**Saved data entries:**
━━━━━━━━━━━━━━━━━━━━
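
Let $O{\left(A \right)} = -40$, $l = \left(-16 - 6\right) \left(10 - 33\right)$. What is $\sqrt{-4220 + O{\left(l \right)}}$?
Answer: $2 i \sqrt{1065} \approx 65.269 i$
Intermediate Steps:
$l = 506$ ($l = \left(-22\right) \left(-23\right) = 506$)
$\sqrt{-4220 + O{\left(l \right)}} = \sqrt{-4220 - 40} = \sqrt{-4260} = 2 i \sqrt{1065}$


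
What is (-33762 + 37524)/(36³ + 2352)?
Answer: 627/8168 ≈ 0.076763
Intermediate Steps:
(-33762 + 37524)/(36³ + 2352) = 3762/(46656 + 2352) = 3762/49008 = 3762*(1/49008) = 627/8168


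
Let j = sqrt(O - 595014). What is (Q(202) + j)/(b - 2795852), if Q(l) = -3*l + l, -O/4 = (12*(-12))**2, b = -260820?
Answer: 101/764168 - 19*I*sqrt(1878)/3056672 ≈ 0.00013217 - 0.00026937*I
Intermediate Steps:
O = -82944 (O = -4*(12*(-12))**2 = -4*(-144)**2 = -4*20736 = -82944)
j = 19*I*sqrt(1878) (j = sqrt(-82944 - 595014) = sqrt(-677958) = 19*I*sqrt(1878) ≈ 823.38*I)
Q(l) = -2*l
(Q(202) + j)/(b - 2795852) = (-2*202 + 19*I*sqrt(1878))/(-260820 - 2795852) = (-404 + 19*I*sqrt(1878))/(-3056672) = (-404 + 19*I*sqrt(1878))*(-1/3056672) = 101/764168 - 19*I*sqrt(1878)/3056672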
━━━━━━━━━━━━━━━━━━━━
**REQUIRED ACTION:**
The answer consists of the lines above that include the word "What", each copied exactly.

**ANSWER SECTION:**
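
Let $O{\left(A \right)} = -40$, $l = \left(-16 - 6\right) \left(10 - 33\right)$. What is $\sqrt{-4220 + O{\left(l \right)}}$?
What is (-33762 + 37524)/(36³ + 2352)?
Let j = sqrt(O - 595014). What is (Q(202) + j)/(b - 2795852), if Q(l) = -3*l + l, -O/4 = (12*(-12))**2, b = -260820?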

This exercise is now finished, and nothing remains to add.